* To do: Among the entries below, one line contains "We study a simple" and another contains "1 0 0 2 2 1 2". Transcribe those two lines and every line between them, exactly.

* Data extract:
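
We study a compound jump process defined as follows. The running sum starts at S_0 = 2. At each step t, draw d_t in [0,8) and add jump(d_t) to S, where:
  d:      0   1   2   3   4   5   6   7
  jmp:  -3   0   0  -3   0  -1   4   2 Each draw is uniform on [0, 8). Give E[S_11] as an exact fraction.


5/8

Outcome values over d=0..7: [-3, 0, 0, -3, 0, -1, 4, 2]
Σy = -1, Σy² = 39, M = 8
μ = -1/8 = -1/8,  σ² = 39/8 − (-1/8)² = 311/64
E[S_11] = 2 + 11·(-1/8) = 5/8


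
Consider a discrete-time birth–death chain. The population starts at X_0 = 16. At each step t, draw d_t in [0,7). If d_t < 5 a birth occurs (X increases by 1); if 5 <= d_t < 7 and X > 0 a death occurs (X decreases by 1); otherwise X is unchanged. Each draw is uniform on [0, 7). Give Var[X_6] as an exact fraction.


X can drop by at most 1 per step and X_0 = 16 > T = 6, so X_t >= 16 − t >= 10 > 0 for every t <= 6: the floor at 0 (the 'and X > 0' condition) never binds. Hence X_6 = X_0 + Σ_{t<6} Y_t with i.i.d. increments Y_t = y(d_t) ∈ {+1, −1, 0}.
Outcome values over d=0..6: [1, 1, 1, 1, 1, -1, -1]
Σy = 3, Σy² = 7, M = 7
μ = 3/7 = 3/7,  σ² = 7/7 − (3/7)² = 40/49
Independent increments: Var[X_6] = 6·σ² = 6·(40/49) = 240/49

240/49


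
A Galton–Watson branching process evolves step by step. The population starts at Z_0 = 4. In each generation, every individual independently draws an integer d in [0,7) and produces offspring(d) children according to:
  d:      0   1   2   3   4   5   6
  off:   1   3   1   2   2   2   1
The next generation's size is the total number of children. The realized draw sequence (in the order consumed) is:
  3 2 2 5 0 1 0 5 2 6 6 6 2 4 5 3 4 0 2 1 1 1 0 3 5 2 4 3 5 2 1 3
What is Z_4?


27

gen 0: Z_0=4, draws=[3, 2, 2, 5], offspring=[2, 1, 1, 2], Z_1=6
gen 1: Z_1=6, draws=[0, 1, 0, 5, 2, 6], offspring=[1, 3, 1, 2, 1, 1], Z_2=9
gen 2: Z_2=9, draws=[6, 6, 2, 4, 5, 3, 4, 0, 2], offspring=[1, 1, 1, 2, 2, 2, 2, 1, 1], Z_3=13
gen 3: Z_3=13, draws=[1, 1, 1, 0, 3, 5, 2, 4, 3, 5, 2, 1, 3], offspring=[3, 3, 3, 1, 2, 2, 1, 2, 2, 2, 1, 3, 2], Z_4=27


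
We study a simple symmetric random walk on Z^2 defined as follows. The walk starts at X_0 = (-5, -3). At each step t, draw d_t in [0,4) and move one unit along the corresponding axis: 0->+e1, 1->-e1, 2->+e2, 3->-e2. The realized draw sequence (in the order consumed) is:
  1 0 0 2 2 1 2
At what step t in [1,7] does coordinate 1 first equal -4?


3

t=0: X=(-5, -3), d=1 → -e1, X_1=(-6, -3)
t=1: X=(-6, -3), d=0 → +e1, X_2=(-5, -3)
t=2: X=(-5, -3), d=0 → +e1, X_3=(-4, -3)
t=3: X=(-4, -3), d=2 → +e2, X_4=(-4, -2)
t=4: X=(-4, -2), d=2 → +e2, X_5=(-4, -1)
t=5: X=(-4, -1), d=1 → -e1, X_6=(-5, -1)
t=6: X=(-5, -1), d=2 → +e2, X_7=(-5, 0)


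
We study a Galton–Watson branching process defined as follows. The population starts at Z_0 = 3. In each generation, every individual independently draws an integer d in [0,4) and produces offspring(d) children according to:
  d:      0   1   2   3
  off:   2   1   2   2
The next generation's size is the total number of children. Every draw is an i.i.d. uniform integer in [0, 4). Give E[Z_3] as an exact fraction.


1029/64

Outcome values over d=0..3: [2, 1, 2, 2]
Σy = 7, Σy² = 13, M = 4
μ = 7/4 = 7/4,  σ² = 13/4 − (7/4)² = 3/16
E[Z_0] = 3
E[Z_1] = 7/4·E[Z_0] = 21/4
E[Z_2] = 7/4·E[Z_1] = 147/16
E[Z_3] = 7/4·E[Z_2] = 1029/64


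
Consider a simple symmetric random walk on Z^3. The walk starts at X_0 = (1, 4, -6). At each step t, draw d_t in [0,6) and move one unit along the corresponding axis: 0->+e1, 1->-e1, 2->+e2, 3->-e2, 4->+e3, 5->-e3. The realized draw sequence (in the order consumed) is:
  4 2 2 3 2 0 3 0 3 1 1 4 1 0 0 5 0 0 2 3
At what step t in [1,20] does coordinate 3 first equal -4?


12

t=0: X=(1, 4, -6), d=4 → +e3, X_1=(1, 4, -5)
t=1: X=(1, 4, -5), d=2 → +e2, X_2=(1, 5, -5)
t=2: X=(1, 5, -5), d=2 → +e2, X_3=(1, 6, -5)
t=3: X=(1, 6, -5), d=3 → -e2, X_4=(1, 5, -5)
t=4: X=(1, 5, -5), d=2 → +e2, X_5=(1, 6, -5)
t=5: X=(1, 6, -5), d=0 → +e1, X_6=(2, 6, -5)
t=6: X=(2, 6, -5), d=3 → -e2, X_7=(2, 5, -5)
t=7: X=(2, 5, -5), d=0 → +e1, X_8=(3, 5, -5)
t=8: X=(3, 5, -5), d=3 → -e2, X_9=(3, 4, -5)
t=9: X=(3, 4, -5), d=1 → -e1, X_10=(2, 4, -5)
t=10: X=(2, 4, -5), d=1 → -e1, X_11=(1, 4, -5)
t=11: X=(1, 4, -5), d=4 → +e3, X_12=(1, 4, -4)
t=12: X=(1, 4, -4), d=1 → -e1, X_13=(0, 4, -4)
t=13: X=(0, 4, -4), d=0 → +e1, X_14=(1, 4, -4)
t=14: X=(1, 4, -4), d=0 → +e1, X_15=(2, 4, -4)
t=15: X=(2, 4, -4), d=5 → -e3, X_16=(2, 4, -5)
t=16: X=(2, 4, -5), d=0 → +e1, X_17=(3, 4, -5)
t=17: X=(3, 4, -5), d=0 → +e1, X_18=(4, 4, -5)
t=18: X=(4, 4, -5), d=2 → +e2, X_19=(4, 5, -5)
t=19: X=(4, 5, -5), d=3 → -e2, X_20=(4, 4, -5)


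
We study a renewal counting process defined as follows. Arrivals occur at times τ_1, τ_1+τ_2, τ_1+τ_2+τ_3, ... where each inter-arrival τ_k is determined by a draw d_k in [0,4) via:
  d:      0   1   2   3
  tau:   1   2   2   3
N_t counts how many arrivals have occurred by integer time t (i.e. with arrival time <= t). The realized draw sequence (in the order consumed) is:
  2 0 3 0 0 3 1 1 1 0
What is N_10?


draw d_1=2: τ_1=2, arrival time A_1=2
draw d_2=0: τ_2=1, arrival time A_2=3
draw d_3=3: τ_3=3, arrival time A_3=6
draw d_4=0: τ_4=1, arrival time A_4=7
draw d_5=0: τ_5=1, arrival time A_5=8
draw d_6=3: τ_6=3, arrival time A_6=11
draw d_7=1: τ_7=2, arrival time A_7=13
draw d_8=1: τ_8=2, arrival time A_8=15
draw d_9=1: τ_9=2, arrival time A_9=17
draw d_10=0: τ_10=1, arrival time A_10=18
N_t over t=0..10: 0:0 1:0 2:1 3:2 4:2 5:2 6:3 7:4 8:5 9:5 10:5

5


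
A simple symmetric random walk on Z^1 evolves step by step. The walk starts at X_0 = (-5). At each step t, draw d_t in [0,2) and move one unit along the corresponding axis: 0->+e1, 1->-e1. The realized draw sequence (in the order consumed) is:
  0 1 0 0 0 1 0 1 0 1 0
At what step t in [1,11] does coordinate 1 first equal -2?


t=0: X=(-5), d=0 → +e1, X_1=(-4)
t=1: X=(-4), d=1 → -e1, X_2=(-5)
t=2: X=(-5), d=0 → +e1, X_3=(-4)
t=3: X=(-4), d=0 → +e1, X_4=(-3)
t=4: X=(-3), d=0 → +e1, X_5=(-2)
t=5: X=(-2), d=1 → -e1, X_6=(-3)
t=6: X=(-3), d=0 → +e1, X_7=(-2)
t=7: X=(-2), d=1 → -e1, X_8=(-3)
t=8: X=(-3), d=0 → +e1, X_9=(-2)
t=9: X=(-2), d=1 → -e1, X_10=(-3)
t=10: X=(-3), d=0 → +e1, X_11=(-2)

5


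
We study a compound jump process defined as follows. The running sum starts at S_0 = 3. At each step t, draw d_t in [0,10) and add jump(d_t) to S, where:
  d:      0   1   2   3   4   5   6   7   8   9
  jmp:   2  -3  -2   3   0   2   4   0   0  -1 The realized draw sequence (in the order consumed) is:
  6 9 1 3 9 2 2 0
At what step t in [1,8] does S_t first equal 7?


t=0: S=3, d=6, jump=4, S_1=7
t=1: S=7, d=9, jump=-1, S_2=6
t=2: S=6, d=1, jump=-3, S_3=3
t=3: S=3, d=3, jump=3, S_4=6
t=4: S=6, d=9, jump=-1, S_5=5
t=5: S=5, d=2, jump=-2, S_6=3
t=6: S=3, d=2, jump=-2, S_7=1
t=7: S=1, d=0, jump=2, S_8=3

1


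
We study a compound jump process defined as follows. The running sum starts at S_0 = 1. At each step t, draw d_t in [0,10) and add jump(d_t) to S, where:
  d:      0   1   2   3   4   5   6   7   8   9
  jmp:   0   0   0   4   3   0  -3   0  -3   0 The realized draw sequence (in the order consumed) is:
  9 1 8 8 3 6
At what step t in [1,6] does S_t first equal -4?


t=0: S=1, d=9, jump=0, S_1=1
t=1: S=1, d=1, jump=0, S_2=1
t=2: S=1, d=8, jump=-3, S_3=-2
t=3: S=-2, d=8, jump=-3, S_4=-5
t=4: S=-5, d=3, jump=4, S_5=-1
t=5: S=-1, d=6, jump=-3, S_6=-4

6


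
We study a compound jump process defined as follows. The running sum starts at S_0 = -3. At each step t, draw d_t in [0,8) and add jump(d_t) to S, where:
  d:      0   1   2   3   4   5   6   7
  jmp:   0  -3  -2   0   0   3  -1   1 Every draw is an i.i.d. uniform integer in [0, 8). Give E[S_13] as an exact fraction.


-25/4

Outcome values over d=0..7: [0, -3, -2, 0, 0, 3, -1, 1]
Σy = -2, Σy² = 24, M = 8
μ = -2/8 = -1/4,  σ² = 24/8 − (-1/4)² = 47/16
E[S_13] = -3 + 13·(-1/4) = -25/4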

...

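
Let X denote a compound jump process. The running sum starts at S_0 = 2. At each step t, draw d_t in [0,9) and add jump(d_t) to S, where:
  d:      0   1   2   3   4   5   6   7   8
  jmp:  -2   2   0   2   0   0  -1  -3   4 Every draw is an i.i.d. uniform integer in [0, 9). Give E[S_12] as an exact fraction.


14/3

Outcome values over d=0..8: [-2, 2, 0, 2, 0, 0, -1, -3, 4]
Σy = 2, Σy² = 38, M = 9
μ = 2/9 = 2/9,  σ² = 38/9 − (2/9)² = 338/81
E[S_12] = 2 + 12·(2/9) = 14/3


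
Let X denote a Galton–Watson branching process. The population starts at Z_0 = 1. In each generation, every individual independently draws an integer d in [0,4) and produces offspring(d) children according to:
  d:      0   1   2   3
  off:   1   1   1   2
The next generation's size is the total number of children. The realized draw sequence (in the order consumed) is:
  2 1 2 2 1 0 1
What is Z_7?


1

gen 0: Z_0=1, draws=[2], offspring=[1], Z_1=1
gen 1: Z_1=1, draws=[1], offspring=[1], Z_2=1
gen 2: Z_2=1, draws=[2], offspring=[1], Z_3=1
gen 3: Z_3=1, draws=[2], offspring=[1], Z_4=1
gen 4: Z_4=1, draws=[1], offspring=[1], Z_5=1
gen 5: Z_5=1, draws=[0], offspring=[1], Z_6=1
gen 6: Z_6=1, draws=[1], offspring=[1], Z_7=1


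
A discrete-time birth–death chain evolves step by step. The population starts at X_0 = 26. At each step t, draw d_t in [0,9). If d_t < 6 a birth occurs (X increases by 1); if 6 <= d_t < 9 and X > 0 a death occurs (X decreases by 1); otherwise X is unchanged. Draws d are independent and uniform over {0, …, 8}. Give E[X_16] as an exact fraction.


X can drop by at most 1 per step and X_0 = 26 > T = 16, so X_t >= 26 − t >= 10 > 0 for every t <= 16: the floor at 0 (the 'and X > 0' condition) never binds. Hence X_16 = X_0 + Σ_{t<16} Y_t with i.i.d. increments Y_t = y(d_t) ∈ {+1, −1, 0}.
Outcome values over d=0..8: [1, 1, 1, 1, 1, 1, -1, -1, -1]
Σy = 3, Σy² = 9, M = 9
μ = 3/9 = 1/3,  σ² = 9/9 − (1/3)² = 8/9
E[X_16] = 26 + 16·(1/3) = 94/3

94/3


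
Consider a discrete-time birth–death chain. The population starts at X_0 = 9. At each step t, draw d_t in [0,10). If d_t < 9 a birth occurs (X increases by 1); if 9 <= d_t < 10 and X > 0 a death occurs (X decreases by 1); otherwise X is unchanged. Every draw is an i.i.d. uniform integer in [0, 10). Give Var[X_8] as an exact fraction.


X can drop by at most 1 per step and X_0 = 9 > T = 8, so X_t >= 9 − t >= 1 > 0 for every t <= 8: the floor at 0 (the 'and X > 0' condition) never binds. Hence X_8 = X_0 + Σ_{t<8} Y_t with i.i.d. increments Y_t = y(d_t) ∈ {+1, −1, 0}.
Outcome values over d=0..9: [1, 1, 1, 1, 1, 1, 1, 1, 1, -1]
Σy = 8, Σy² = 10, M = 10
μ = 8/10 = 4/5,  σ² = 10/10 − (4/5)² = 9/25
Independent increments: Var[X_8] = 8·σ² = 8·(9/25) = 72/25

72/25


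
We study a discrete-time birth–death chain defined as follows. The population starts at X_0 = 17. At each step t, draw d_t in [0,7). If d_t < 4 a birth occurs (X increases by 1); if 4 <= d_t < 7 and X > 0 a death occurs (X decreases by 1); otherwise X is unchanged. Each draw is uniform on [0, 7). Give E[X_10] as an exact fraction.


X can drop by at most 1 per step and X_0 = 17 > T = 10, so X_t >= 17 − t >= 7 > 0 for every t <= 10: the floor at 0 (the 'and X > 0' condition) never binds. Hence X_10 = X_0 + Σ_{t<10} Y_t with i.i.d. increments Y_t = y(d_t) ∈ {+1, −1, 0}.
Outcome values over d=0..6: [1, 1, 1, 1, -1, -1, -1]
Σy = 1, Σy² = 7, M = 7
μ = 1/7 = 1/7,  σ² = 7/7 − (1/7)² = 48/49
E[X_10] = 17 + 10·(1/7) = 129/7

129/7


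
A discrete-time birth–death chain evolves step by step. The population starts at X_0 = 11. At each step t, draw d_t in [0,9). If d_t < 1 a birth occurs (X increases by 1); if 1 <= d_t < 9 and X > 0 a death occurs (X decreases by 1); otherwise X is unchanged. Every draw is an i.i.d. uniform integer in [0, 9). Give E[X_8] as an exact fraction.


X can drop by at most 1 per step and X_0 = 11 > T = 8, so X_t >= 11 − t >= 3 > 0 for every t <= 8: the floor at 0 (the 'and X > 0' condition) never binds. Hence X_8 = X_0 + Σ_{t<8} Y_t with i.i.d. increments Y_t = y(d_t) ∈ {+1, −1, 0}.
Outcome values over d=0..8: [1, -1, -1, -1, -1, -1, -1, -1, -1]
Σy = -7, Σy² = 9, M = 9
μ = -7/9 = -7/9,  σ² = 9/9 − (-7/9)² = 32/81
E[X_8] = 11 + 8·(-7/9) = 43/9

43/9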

---

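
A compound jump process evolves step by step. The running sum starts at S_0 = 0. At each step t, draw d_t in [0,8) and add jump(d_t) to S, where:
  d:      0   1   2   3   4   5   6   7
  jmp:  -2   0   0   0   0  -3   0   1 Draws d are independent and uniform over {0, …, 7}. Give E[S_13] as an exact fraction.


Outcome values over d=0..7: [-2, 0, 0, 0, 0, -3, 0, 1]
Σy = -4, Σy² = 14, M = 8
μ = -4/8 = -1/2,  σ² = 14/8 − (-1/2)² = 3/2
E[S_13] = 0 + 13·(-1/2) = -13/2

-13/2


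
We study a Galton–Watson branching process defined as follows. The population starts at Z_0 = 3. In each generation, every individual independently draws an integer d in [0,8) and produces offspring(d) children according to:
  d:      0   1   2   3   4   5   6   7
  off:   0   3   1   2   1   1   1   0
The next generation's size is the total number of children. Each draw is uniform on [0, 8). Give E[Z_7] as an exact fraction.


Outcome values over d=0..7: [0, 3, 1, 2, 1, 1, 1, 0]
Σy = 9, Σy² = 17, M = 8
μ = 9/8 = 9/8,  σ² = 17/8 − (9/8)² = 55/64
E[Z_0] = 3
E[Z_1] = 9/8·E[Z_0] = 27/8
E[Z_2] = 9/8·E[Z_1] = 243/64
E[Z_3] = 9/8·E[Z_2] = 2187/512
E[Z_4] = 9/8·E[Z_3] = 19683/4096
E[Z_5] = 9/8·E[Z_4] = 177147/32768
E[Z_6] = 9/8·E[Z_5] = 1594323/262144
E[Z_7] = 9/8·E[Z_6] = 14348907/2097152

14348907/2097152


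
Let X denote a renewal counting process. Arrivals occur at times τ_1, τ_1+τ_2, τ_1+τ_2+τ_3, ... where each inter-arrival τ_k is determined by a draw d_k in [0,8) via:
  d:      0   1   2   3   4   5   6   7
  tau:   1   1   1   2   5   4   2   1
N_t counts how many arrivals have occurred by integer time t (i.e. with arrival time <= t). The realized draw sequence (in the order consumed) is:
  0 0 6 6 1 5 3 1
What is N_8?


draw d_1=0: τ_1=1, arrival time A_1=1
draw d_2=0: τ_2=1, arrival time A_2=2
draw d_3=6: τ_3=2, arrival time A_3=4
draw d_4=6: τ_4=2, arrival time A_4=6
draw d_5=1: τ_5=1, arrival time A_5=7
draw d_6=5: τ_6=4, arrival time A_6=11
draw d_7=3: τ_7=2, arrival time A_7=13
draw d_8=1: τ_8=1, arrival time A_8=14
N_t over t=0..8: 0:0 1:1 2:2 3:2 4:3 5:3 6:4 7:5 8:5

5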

* Written solution:
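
We study a simple symmetric random walk on Z^2 defined as follows. The walk starts at X_0 = (-5, -3). At each step t, draw d_t in [0,4) and move one unit along the corresponding axis: 0->+e1, 1->-e1, 2->+e2, 3->-e2. The realized draw sequence (in the order consumed) is:
  1 0 0 2 2 1 2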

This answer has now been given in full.